Transcribe each entry. Change nothing.

:::::

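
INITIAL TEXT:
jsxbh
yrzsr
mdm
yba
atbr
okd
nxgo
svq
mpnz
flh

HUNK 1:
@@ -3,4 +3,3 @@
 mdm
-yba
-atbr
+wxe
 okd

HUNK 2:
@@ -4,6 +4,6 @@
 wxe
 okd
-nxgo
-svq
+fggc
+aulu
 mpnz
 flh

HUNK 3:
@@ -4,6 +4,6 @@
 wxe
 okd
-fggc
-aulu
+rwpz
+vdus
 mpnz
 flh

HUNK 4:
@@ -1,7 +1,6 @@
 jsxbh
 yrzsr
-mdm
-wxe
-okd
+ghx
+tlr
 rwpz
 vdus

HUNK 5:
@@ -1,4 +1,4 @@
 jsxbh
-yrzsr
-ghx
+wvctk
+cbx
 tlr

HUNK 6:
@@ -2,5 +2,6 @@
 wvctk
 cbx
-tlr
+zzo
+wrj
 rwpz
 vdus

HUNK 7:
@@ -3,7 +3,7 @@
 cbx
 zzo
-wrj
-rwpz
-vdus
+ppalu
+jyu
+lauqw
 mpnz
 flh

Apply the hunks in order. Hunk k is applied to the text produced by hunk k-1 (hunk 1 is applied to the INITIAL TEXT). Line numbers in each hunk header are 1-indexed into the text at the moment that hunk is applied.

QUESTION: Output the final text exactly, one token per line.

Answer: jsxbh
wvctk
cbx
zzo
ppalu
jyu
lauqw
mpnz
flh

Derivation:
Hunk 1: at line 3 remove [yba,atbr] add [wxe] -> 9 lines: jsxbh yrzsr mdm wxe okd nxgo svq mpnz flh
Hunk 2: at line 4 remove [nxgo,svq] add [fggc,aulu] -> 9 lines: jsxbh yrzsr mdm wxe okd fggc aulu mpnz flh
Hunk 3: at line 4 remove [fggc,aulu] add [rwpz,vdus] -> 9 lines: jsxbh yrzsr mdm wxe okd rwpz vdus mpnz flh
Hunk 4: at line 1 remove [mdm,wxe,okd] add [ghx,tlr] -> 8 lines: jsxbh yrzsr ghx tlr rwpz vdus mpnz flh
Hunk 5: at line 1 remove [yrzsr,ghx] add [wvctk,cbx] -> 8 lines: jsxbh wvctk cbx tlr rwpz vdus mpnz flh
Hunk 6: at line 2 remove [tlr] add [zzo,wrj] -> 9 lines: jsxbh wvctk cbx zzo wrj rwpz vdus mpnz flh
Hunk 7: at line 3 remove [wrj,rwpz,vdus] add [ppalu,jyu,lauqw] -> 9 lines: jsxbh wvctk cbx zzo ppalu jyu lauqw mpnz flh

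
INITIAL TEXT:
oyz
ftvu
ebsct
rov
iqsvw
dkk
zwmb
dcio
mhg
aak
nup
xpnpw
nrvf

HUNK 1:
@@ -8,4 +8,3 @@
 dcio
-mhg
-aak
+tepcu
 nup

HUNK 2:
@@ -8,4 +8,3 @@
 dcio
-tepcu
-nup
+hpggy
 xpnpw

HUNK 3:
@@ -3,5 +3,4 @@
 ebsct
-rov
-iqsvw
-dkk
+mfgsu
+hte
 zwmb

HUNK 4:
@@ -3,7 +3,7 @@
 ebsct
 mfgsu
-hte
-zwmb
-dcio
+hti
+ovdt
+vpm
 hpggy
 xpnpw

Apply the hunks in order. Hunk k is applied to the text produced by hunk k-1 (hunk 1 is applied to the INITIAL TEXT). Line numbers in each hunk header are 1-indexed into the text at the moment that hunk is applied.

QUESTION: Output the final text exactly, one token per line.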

:::::

> Written solution
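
INITIAL TEXT:
jsxbh
yrzsr
mdm
yba
atbr
okd
nxgo
svq
mpnz
flh

HUNK 1:
@@ -3,4 +3,3 @@
 mdm
-yba
-atbr
+wxe
 okd

HUNK 2:
@@ -4,6 +4,6 @@
 wxe
 okd
-nxgo
-svq
+fggc
+aulu
 mpnz
 flh

HUNK 3:
@@ -4,6 +4,6 @@
 wxe
 okd
-fggc
-aulu
+rwpz
+vdus
 mpnz
 flh

HUNK 4:
@@ -1,7 +1,6 @@
 jsxbh
 yrzsr
-mdm
-wxe
-okd
+ghx
+tlr
 rwpz
 vdus

HUNK 5:
@@ -1,4 +1,4 @@
 jsxbh
-yrzsr
-ghx
+wvctk
+cbx
 tlr

HUNK 6:
@@ -2,5 +2,6 @@
 wvctk
 cbx
-tlr
+zzo
+wrj
 rwpz
 vdus

HUNK 7:
@@ -3,7 +3,7 @@
 cbx
 zzo
-wrj
-rwpz
-vdus
+ppalu
+jyu
+lauqw
 mpnz
 flh

Apply the hunks in order. Hunk k is applied to the text produced by hunk k-1 (hunk 1 is applied to the INITIAL TEXT). Line numbers in each hunk header are 1-indexed into the text at the moment that hunk is applied.

QUESTION: Output the final text exactly, one token per line.

Answer: jsxbh
wvctk
cbx
zzo
ppalu
jyu
lauqw
mpnz
flh

Derivation:
Hunk 1: at line 3 remove [yba,atbr] add [wxe] -> 9 lines: jsxbh yrzsr mdm wxe okd nxgo svq mpnz flh
Hunk 2: at line 4 remove [nxgo,svq] add [fggc,aulu] -> 9 lines: jsxbh yrzsr mdm wxe okd fggc aulu mpnz flh
Hunk 3: at line 4 remove [fggc,aulu] add [rwpz,vdus] -> 9 lines: jsxbh yrzsr mdm wxe okd rwpz vdus mpnz flh
Hunk 4: at line 1 remove [mdm,wxe,okd] add [ghx,tlr] -> 8 lines: jsxbh yrzsr ghx tlr rwpz vdus mpnz flh
Hunk 5: at line 1 remove [yrzsr,ghx] add [wvctk,cbx] -> 8 lines: jsxbh wvctk cbx tlr rwpz vdus mpnz flh
Hunk 6: at line 2 remove [tlr] add [zzo,wrj] -> 9 lines: jsxbh wvctk cbx zzo wrj rwpz vdus mpnz flh
Hunk 7: at line 3 remove [wrj,rwpz,vdus] add [ppalu,jyu,lauqw] -> 9 lines: jsxbh wvctk cbx zzo ppalu jyu lauqw mpnz flh

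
INITIAL TEXT:
oyz
ftvu
ebsct
rov
iqsvw
dkk
zwmb
dcio
mhg
aak
nup
xpnpw
nrvf

HUNK 1:
@@ -8,4 +8,3 @@
 dcio
-mhg
-aak
+tepcu
 nup

HUNK 2:
@@ -8,4 +8,3 @@
 dcio
-tepcu
-nup
+hpggy
 xpnpw

HUNK 3:
@@ -3,5 +3,4 @@
 ebsct
-rov
-iqsvw
-dkk
+mfgsu
+hte
 zwmb

HUNK 4:
@@ -3,7 +3,7 @@
 ebsct
 mfgsu
-hte
-zwmb
-dcio
+hti
+ovdt
+vpm
 hpggy
 xpnpw

Apply the hunks in order. Hunk k is applied to the text produced by hunk k-1 (hunk 1 is applied to the INITIAL TEXT). Line numbers in each hunk header are 1-indexed into the text at the moment that hunk is applied.

QUESTION: Output the final text exactly, one token per line.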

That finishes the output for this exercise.